== Data for processing ==
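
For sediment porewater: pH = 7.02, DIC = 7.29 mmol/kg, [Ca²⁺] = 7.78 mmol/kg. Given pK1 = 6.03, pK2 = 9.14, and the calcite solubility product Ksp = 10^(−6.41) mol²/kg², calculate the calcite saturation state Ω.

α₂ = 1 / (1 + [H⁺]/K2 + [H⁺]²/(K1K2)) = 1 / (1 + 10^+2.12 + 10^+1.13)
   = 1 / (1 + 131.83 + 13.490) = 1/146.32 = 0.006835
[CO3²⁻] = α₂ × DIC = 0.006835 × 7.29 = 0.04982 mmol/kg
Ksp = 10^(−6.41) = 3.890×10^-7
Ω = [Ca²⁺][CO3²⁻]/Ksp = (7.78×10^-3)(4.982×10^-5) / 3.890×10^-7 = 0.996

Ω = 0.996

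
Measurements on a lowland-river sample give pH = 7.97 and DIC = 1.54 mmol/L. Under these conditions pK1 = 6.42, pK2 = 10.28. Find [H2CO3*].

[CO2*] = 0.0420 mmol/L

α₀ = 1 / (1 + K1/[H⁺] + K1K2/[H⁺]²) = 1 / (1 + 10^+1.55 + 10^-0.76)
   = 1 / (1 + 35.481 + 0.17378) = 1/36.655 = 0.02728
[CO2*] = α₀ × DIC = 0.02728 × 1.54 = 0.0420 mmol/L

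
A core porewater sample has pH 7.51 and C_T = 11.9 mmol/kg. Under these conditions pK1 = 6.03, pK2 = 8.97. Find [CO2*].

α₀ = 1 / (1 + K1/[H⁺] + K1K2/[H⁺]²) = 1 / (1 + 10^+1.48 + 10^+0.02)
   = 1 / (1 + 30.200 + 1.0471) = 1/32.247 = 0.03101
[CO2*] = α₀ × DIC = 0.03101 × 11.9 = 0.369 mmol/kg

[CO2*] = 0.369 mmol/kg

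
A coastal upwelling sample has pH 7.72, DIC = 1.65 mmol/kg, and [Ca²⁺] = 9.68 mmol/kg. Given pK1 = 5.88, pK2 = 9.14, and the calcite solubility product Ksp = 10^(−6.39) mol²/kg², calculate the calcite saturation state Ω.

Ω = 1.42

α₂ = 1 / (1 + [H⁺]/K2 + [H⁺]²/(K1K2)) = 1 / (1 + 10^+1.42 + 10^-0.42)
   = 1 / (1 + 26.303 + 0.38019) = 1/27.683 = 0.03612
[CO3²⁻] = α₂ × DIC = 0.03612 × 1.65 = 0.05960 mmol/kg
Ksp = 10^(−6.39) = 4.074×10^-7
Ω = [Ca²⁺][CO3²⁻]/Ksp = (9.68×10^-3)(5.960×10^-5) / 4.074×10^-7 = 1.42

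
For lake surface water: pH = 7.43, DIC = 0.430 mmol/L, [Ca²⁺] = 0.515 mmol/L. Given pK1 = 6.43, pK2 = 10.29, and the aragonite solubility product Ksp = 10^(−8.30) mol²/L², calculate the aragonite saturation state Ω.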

==

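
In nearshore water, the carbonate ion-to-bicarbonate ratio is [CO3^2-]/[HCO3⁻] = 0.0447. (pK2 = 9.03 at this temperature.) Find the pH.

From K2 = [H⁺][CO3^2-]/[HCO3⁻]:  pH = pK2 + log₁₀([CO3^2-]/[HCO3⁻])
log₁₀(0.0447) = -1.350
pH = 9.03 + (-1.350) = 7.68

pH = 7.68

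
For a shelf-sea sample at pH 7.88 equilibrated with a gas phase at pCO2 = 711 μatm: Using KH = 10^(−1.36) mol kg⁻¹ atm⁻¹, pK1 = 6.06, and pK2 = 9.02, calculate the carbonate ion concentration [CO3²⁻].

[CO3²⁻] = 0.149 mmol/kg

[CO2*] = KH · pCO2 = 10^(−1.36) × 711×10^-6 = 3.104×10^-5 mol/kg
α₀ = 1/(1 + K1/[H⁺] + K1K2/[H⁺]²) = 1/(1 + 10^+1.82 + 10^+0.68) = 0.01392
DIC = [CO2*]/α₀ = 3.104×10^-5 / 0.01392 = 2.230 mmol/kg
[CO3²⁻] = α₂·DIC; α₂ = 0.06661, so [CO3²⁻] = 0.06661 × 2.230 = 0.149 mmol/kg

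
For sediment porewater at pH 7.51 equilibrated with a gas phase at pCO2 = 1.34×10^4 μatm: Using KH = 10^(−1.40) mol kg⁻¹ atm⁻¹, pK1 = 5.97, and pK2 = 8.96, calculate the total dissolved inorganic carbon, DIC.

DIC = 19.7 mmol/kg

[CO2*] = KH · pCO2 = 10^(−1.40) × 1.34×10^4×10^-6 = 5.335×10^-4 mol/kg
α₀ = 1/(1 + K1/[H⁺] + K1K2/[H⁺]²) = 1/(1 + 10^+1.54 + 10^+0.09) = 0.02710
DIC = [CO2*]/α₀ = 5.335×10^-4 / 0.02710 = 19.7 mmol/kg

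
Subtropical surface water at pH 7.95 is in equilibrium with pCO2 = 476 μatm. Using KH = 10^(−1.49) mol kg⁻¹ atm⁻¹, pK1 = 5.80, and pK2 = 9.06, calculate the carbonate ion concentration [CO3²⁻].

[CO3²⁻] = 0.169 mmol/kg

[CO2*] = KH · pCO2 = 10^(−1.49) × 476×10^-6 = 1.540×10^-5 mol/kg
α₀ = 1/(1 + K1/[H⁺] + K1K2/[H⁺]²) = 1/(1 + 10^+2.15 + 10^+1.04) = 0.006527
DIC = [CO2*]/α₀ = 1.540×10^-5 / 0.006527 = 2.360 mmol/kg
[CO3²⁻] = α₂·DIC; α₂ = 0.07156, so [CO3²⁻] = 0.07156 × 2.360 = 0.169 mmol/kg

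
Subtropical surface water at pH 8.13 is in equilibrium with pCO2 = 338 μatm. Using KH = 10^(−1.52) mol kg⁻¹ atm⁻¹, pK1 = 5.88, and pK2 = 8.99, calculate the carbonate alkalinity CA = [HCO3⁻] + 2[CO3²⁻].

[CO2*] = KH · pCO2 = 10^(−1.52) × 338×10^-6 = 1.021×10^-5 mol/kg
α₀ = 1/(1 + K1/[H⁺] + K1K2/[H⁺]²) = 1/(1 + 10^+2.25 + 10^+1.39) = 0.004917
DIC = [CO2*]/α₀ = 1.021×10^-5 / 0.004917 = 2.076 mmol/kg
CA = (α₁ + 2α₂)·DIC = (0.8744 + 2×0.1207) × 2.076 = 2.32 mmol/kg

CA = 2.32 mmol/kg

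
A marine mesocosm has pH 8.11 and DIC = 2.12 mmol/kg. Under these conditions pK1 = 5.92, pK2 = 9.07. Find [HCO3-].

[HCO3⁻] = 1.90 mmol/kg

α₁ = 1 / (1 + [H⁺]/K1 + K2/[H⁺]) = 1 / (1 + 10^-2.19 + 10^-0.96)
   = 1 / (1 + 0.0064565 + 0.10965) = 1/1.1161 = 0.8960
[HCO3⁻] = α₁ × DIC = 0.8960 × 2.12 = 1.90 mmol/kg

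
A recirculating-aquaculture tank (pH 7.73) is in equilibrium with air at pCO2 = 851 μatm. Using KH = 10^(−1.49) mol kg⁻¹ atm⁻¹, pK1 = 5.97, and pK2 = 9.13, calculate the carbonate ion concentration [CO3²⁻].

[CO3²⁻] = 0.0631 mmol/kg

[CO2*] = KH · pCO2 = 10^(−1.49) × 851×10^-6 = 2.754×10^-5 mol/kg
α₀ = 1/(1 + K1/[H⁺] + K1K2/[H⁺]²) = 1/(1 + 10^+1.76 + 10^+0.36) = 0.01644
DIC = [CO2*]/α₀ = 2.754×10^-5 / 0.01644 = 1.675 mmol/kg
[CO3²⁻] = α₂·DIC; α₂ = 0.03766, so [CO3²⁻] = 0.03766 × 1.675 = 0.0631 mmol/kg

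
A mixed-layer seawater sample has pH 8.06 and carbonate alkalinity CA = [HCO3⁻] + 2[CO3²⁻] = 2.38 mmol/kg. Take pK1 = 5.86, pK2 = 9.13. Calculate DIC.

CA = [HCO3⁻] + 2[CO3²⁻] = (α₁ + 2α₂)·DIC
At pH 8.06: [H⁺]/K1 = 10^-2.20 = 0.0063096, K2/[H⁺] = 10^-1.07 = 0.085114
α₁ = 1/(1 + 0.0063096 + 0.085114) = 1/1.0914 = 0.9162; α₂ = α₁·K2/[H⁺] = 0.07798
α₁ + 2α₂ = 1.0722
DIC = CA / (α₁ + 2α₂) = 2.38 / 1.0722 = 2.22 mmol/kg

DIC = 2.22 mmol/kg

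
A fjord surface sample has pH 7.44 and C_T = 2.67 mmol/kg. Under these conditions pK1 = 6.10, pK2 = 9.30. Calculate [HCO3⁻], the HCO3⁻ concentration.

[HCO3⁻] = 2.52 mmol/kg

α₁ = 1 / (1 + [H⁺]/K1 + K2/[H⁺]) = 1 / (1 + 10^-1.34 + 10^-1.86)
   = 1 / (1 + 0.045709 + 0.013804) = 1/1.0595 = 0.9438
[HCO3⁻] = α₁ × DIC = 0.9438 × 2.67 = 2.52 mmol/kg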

* * *

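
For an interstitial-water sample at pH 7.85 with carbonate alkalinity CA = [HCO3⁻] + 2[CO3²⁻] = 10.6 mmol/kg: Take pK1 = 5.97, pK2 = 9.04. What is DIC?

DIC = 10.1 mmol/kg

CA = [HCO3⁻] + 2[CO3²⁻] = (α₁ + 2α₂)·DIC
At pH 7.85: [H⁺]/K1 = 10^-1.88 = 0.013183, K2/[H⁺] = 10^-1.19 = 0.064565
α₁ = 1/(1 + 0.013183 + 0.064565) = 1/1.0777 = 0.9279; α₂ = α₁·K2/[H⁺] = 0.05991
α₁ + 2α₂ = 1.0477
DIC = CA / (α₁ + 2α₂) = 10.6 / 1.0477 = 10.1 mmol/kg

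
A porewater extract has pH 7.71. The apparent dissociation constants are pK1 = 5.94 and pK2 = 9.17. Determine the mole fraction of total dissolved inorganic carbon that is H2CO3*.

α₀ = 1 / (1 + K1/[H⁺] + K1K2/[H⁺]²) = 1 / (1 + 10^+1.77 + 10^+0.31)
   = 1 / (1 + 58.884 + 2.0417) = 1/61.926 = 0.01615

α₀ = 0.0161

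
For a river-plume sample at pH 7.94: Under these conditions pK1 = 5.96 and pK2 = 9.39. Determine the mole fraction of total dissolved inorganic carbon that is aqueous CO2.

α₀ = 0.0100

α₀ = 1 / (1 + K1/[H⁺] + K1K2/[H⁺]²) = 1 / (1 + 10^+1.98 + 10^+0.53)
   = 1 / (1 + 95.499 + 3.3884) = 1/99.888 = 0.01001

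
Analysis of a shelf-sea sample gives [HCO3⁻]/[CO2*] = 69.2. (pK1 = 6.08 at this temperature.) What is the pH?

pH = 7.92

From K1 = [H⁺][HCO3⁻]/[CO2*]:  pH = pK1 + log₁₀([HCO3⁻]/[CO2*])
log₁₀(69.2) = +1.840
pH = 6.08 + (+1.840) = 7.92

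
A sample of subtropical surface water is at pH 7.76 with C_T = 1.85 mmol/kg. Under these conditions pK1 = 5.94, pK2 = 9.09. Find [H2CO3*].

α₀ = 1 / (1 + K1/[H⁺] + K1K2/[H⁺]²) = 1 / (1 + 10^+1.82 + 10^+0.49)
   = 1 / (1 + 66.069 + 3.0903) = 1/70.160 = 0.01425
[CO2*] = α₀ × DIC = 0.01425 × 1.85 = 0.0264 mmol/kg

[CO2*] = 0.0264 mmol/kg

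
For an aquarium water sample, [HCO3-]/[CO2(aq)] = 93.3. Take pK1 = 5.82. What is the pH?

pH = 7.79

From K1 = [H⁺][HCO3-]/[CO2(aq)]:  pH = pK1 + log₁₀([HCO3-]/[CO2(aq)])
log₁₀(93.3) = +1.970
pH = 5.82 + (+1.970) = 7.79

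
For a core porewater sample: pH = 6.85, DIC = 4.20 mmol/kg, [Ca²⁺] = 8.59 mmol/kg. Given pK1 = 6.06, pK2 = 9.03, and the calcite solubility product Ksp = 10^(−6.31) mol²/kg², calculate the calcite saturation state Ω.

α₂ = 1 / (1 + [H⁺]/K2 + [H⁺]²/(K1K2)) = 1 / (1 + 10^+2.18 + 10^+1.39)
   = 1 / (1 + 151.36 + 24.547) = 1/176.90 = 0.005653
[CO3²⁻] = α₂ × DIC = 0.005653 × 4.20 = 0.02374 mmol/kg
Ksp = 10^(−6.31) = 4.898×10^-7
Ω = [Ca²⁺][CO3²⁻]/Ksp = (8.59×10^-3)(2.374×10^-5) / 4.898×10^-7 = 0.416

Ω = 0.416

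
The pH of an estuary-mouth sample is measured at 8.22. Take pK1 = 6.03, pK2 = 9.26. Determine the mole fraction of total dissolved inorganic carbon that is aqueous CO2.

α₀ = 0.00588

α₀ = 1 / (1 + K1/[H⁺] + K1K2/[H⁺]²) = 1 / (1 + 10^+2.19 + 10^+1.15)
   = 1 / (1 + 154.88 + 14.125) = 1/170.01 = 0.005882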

== Action item ==
In the listing above, find the line with "Measurements on a" and the line with "For lake surface"; set down exactly those two lines and every line between them, nothing more.

== Solution for this problem ==
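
Measurements on a lowland-river sample give pH = 7.97 and DIC = 1.54 mmol/L. Under these conditions pK1 = 6.42, pK2 = 10.28. Find [H2CO3*].

[CO2*] = 0.0420 mmol/L

α₀ = 1 / (1 + K1/[H⁺] + K1K2/[H⁺]²) = 1 / (1 + 10^+1.55 + 10^-0.76)
   = 1 / (1 + 35.481 + 0.17378) = 1/36.655 = 0.02728
[CO2*] = α₀ × DIC = 0.02728 × 1.54 = 0.0420 mmol/L

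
A core porewater sample has pH 7.51 and C_T = 11.9 mmol/kg. Under these conditions pK1 = 6.03, pK2 = 8.97. Find [CO2*].

α₀ = 1 / (1 + K1/[H⁺] + K1K2/[H⁺]²) = 1 / (1 + 10^+1.48 + 10^+0.02)
   = 1 / (1 + 30.200 + 1.0471) = 1/32.247 = 0.03101
[CO2*] = α₀ × DIC = 0.03101 × 11.9 = 0.369 mmol/kg

[CO2*] = 0.369 mmol/kg

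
A coastal upwelling sample has pH 7.72, DIC = 1.65 mmol/kg, and [Ca²⁺] = 9.68 mmol/kg. Given pK1 = 5.88, pK2 = 9.14, and the calcite solubility product Ksp = 10^(−6.39) mol²/kg², calculate the calcite saturation state Ω.

Ω = 1.42

α₂ = 1 / (1 + [H⁺]/K2 + [H⁺]²/(K1K2)) = 1 / (1 + 10^+1.42 + 10^-0.42)
   = 1 / (1 + 26.303 + 0.38019) = 1/27.683 = 0.03612
[CO3²⁻] = α₂ × DIC = 0.03612 × 1.65 = 0.05960 mmol/kg
Ksp = 10^(−6.39) = 4.074×10^-7
Ω = [Ca²⁺][CO3²⁻]/Ksp = (9.68×10^-3)(5.960×10^-5) / 4.074×10^-7 = 1.42

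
For lake surface water: pH = 7.43, DIC = 0.430 mmol/L, [Ca²⁺] = 0.515 mmol/L. Given pK1 = 6.43, pK2 = 10.29, and the aragonite solubility product Ksp = 10^(−8.30) mol²/L², calculate the aragonite saturation state Ω.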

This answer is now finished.